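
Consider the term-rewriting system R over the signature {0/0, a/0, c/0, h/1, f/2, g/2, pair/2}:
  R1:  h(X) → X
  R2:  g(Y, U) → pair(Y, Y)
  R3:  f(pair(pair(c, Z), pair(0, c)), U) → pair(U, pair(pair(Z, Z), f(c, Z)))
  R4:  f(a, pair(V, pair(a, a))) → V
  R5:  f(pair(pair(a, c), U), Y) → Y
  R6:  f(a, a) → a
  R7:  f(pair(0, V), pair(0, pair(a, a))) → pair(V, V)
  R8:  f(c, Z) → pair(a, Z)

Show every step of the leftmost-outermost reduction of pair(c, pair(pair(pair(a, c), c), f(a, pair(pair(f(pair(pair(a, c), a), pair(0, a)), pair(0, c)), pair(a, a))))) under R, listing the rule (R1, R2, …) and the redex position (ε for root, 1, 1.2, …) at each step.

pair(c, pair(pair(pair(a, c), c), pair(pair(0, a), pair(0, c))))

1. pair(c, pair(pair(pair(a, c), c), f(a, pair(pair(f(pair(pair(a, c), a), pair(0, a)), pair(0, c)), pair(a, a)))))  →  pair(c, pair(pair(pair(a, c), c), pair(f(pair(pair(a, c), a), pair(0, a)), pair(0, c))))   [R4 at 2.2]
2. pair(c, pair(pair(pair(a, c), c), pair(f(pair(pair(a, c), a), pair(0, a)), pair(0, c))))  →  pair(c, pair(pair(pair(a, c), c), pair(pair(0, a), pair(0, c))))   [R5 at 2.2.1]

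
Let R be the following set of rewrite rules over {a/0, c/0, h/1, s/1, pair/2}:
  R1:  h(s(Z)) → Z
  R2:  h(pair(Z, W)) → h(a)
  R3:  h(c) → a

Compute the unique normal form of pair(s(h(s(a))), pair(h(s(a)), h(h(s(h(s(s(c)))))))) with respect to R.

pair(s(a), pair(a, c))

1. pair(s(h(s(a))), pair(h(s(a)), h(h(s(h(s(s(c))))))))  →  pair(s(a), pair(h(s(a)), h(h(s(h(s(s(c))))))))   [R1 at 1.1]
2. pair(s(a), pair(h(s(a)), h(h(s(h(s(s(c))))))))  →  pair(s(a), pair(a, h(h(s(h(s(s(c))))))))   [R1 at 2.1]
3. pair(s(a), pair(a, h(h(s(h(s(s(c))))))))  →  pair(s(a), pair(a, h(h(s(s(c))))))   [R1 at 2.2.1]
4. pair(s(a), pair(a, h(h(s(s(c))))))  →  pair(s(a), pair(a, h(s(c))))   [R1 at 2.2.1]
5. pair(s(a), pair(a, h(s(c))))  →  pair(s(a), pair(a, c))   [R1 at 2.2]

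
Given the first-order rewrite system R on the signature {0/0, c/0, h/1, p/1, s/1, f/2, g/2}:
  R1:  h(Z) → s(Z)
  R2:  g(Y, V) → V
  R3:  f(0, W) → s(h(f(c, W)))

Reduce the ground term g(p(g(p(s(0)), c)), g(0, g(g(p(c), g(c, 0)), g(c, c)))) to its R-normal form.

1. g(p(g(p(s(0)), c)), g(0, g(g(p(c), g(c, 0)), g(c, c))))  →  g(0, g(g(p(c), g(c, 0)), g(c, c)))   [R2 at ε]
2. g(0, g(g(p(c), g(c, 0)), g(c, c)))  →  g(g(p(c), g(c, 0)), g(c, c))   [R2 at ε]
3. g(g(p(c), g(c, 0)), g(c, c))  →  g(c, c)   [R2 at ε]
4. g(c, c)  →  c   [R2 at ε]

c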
......
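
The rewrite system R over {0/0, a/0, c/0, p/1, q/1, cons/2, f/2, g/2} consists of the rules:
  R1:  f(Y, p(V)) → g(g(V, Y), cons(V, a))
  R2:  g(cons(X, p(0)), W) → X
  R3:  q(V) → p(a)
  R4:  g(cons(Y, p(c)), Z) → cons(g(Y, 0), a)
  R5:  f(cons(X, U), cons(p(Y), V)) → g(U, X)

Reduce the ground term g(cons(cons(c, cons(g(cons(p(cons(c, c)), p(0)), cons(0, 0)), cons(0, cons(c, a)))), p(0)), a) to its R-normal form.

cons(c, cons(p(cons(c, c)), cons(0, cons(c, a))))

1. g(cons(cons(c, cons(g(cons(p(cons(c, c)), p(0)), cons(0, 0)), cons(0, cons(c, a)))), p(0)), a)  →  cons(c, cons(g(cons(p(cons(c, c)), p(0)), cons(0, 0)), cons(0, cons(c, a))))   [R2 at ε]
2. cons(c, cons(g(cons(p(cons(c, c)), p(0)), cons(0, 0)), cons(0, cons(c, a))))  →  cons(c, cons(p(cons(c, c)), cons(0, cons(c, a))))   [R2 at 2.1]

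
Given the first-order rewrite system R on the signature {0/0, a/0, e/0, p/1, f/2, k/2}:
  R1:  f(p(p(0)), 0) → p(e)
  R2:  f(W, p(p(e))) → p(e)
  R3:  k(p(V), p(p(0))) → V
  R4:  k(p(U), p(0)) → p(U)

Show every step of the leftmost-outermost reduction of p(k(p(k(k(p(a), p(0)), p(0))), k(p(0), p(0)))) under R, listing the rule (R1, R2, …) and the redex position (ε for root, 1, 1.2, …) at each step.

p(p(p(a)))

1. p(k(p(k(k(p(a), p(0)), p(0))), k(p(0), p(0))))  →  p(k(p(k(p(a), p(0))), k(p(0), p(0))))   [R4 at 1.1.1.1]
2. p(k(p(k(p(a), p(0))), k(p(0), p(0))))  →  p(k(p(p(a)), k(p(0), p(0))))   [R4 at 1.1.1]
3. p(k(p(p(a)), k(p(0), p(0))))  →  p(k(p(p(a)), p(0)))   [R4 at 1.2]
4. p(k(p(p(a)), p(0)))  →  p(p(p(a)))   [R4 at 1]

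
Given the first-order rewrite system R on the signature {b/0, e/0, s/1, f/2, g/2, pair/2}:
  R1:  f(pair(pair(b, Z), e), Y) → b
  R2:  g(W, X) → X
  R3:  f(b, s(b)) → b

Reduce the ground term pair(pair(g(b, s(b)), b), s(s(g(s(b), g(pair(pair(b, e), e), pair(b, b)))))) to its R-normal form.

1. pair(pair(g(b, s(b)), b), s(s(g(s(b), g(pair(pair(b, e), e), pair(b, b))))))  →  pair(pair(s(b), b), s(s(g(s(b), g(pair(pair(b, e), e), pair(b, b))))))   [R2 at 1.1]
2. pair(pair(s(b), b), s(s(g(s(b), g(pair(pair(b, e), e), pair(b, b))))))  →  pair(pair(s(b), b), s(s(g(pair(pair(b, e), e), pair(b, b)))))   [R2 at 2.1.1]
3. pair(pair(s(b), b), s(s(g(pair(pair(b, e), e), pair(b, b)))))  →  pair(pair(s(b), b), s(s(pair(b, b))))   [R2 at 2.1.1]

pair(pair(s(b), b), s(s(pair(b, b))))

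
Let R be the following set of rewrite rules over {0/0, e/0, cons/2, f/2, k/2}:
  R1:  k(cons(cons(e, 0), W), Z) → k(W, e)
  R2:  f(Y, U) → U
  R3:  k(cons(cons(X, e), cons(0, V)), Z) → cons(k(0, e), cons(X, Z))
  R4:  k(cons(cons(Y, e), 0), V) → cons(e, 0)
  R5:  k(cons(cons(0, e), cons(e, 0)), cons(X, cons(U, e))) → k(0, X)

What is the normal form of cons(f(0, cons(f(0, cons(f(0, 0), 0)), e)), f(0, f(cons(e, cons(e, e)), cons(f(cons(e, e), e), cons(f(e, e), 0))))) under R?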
......
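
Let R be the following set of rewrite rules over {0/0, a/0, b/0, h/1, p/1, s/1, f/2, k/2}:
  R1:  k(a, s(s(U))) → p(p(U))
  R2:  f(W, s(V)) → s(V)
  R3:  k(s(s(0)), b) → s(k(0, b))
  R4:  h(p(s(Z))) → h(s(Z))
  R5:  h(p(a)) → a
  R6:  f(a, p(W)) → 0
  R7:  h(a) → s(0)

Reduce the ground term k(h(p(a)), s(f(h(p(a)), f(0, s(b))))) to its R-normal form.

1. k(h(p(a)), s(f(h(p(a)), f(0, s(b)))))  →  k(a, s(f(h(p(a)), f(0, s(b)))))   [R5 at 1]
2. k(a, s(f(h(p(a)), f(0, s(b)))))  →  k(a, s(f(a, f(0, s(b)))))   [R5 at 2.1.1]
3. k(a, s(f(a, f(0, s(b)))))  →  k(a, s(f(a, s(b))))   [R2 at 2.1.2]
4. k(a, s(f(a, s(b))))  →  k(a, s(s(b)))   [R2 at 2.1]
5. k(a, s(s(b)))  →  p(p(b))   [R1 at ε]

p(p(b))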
......
• _What you should do_
Check each line of the data above, and please copy the ones in which the string "following" occurs.

• _Reply_
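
Let R be the following set of rewrite rules over {a/0, c/0, h/1, s/1, pair/2}:
Let R be the following set of rewrite rules over {0/0, e/0, cons/2, f/2, k/2}:
Let R be the following set of rewrite rules over {0/0, a/0, b/0, h/1, p/1, s/1, f/2, k/2}: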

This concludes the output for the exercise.